» **WHAT YOU HAVE TO DO**: Report every line of the records that includes the word "eggs".

» **INFORMATION SHOWN**:

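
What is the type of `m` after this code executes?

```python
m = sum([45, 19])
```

sum() of ints returns int

int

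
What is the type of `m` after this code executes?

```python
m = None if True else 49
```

Ternary: condition is True, if branch (None) taken → NoneType

NoneType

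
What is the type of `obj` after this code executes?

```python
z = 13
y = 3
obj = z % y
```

int % int returns int (13 % 3 = 1)

int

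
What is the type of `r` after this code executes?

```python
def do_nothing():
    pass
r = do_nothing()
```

A function with no return statement returns None

NoneType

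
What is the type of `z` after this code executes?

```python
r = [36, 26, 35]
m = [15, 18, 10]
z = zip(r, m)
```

zip() returns a zip iterator object

zip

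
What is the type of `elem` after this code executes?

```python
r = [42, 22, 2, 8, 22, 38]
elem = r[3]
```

Indexing a list of ints returns int (r[3] = 8)

int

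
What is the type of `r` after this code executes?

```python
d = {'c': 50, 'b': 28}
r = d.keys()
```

.keys() returns a dict_keys view object

dict_keys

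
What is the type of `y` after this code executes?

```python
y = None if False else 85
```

Ternary: condition is False, else branch (85) taken → int

int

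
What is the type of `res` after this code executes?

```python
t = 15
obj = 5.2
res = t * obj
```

int * float returns float (15 * 5.2 = 78.0)

float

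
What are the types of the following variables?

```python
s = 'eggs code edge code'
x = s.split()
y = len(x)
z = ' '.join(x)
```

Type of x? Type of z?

str.split() returns list; str.join() returns str

list, str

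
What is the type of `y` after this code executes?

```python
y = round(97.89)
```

round() with no ndigits arg returns int

int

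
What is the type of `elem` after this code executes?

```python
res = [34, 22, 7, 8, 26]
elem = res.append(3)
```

list.append() returns None (mutates in place)

NoneType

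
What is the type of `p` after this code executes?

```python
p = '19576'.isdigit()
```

str.isdigit() returns bool

bool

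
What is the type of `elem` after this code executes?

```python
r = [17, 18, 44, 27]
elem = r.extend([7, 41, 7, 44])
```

list.extend() returns None

NoneType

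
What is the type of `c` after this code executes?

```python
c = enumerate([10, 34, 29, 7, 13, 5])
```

enumerate() returns an enumerate iterator object

enumerate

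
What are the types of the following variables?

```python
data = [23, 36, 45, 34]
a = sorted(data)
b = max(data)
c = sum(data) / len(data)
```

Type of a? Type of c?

sorted() returns list; int / int returns float

list, float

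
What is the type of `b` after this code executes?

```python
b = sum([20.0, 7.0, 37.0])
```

sum() of floats returns float

float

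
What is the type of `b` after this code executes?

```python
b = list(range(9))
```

list(range(...)) returns list

list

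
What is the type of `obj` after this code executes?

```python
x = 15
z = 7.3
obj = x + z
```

int + float returns float (15 + 7.3 = 22.3)

float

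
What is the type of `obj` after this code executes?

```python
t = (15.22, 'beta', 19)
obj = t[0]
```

Index 0 of tuple is 15.22 which is float

float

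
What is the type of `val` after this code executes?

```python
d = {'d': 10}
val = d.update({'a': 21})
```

dict.update() returns None

NoneType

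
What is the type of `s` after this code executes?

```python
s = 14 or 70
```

'or' returns the first truthy value (14, which is int)

int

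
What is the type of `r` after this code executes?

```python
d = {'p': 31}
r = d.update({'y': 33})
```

dict.update() returns None

NoneType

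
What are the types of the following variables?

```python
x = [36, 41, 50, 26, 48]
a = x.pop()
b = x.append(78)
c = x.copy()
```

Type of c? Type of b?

list.copy() returns list; list.append() returns None

list, NoneType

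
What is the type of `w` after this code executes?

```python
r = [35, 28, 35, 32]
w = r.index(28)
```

list.index() returns int

int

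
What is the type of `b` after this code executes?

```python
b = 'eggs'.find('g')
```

str.find() returns int (index, or -1)

int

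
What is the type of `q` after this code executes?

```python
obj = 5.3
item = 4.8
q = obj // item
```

float // float returns float (floor division preserves float type)

float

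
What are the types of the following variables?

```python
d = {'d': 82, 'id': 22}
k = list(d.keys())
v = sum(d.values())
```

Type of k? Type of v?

list(...) returns list; sum of int values returns int

list, int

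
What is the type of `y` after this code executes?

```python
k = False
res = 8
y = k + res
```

bool + int returns int (False is 0, so 0 + 8 = 8)

int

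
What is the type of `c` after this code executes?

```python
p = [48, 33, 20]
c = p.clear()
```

list.clear() returns None

NoneType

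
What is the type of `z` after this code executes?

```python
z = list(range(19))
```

list(range(...)) returns list

list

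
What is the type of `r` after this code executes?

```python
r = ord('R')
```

ord() returns int (Unicode code point)

int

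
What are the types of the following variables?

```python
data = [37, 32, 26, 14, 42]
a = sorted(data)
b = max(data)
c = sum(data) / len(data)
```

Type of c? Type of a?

int / int returns float; sorted() returns list

float, list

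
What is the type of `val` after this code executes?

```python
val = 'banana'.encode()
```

str.encode() returns bytes

bytes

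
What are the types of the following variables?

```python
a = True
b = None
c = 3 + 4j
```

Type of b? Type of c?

b is NoneType; c is complex

NoneType, complex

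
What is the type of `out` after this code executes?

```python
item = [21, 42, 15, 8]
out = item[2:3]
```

Slicing a list always returns a list

list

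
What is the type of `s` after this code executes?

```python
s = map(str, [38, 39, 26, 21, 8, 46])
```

map() returns a map iterator object

map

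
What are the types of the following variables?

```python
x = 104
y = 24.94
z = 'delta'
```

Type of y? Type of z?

y is float; z is str

float, str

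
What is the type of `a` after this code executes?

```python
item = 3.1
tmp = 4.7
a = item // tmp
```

float // float returns float (floor division preserves float type)

float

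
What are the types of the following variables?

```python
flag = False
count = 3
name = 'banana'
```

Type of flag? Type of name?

flag is bool; name is str

bool, str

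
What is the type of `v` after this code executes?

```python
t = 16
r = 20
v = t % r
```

int % int returns int (16 % 20 = 16)

int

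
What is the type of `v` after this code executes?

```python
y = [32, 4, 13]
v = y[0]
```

Indexing a list of ints returns int (y[0] = 32)

int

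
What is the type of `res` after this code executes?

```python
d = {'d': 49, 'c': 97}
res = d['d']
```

Accessing dict[str, int] with key 'd' returns int value 49

int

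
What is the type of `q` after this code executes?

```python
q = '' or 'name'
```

'or' returns first truthy value ('name', which is str)

str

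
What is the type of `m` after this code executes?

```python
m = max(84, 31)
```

max() of ints returns int

int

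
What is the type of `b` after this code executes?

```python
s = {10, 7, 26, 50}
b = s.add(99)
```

set.add() returns None (mutates in place)

NoneType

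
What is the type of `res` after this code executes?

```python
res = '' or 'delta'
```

'or' returns first truthy value ('delta', which is str)

str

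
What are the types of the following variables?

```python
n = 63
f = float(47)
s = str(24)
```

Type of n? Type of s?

n is int; s is str

int, str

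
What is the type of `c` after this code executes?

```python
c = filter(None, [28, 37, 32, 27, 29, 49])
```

filter() returns a filter iterator object

filter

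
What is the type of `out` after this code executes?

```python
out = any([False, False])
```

any() returns bool

bool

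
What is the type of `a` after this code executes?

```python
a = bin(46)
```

bin() returns str representation

str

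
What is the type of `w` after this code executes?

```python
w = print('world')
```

print() returns None

NoneType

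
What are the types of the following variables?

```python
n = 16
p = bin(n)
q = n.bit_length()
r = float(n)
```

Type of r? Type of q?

float() returns float; int.bit_length() returns int

float, int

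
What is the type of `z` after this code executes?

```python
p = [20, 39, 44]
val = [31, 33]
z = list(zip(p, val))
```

list(zip(...)) returns a list of tuples

list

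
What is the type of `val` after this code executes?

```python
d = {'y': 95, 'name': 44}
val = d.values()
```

.values() returns a dict_values view object

dict_values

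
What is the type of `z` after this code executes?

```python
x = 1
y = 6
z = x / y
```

int / int always returns float in Python 3 (1 / 6 = 0.166667)

float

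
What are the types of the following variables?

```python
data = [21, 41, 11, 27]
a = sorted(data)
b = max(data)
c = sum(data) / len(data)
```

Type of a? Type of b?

sorted() returns list; max of ints returns int

list, int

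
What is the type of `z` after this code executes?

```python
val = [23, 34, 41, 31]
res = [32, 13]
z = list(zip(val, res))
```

list(zip(...)) returns a list of tuples

list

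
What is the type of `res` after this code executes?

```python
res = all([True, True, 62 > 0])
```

all() returns bool

bool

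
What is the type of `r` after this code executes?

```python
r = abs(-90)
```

abs() of int returns int

int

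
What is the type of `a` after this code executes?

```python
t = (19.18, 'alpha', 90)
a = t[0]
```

Index 0 of tuple is 19.18 which is float

float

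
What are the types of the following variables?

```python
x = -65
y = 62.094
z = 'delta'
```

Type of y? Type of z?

y is float; z is str

float, str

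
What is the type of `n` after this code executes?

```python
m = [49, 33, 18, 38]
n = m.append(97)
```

list.append() returns None (mutates in place)

NoneType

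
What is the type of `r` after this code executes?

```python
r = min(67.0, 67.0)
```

min() of floats returns float

float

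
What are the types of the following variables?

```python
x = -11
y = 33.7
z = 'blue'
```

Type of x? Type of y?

x is int; y is float

int, float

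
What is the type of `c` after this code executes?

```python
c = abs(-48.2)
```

abs() of float returns float

float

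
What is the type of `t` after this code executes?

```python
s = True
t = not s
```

'not' always returns bool

bool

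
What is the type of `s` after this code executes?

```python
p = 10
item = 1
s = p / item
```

int / int always returns float in Python 3 (10 / 1 = 10)

float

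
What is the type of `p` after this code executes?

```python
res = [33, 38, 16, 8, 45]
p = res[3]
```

Indexing a list of ints returns int (res[3] = 8)

int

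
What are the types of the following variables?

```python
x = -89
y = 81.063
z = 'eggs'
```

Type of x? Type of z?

x is int; z is str

int, str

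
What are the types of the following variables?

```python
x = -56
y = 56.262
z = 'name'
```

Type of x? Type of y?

x is int; y is float

int, float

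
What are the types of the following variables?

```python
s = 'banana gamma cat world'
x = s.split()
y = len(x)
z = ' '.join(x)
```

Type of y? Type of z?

len() returns int; str.join() returns str

int, str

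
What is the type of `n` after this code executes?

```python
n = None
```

None has type NoneType

NoneType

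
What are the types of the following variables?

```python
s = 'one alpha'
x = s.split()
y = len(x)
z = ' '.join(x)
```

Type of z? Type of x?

str.join() returns str; str.split() returns list

str, list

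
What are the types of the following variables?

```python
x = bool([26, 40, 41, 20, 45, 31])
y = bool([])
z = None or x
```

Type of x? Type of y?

bool() returns bool; bool() returns bool

bool, bool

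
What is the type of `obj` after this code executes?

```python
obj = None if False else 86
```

Ternary: condition is False, else branch (86) taken → int

int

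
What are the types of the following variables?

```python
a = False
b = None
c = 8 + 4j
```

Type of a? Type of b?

a is bool; b is NoneType

bool, NoneType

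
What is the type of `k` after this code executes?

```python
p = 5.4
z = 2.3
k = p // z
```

float // float returns float (floor division preserves float type)

float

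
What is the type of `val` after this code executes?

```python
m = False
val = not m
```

'not' always returns bool

bool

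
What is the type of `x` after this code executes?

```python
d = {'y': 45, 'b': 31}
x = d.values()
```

.values() returns a dict_values view object

dict_values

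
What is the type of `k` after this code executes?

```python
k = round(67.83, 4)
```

round() with ndigits arg returns float

float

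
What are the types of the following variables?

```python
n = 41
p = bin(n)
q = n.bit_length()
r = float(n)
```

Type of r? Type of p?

float() returns float; bin() returns str

float, str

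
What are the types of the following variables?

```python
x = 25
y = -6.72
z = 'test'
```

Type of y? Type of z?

y is float; z is str

float, str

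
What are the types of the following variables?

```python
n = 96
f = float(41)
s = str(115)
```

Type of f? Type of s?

f is float; s is str

float, str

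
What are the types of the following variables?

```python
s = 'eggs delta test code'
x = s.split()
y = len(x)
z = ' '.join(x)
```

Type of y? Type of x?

len() returns int; str.split() returns list

int, list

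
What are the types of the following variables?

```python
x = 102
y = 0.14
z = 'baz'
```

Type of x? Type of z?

x is int; z is str

int, str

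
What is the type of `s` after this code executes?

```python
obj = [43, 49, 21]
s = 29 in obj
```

'in' operator returns bool

bool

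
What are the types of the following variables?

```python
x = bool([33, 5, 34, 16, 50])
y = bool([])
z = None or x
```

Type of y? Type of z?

bool() returns bool; None or <bool> returns the bool

bool, bool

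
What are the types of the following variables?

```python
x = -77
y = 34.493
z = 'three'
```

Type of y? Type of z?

y is float; z is str

float, str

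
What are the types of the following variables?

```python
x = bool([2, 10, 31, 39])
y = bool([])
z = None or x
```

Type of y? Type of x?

bool() returns bool; bool() returns bool

bool, bool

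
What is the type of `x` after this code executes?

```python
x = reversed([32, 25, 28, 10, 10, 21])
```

reversed() on a list returns a list_reverseiterator

list_reverseiterator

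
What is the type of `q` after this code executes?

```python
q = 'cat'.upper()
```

str.upper() returns str

str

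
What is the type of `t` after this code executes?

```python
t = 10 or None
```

'or' returns first truthy value (10, int)

int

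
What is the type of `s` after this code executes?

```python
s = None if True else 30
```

Ternary: condition is True, if branch (None) taken → NoneType

NoneType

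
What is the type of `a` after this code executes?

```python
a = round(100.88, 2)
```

round() with ndigits arg returns float

float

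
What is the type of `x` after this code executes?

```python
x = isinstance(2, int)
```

isinstance() returns bool

bool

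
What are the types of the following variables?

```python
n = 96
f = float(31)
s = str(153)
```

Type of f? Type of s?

f is float; s is str

float, str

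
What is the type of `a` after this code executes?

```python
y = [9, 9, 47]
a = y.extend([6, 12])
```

list.extend() returns None

NoneType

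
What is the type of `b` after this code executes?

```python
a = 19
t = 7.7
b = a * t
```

int * float returns float (19 * 7.7 = 146.3)

float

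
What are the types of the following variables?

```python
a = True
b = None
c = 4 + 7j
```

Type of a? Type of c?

a is bool; c is complex

bool, complex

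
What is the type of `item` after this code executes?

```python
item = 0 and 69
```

'and' returns the first falsy value (0, which is int)

int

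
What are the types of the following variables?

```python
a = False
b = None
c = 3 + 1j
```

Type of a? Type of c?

a is bool; c is complex

bool, complex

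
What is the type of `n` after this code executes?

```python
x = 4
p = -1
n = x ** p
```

int ** negative int returns float

float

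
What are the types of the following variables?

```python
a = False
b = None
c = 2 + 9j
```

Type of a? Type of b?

a is bool; b is NoneType

bool, NoneType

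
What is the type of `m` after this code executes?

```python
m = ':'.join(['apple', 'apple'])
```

str.join() returns str

str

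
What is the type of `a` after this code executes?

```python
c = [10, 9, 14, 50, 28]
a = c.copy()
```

list.copy() returns list

list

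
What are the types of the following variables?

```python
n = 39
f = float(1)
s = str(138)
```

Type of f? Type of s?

f is float; s is str

float, str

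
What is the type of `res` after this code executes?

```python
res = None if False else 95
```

Ternary: condition is False, else branch (95) taken → int

int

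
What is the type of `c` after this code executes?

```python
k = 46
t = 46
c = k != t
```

Comparison operators return bool

bool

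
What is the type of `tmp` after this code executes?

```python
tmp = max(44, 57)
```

max() of ints returns int

int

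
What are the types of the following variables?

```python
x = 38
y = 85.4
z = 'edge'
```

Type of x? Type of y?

x is int; y is float

int, float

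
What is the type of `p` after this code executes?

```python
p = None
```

None has type NoneType

NoneType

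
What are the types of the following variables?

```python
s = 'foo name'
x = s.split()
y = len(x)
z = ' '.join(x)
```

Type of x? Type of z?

str.split() returns list; str.join() returns str

list, str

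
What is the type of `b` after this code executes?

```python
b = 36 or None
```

'or' returns first truthy value (36, int)

int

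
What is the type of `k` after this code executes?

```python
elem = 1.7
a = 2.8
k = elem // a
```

float // float returns float (floor division preserves float type)

float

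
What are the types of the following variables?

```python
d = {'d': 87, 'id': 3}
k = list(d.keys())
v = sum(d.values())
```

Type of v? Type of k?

sum of int values returns int; list(...) returns list

int, list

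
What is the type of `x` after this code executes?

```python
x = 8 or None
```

'or' returns first truthy value (8, int)

int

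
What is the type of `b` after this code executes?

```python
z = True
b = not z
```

'not' always returns bool

bool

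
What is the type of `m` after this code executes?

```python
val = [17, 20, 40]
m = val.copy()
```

list.copy() returns list

list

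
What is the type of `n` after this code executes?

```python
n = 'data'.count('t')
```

str.count() returns int

int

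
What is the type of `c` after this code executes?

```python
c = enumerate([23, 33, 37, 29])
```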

» **RESPONSE AREA**:
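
s = 'eggs code edge code'
b = 'eggs'.find('g')
z = 'eggs'
s = 'eggs delta test code'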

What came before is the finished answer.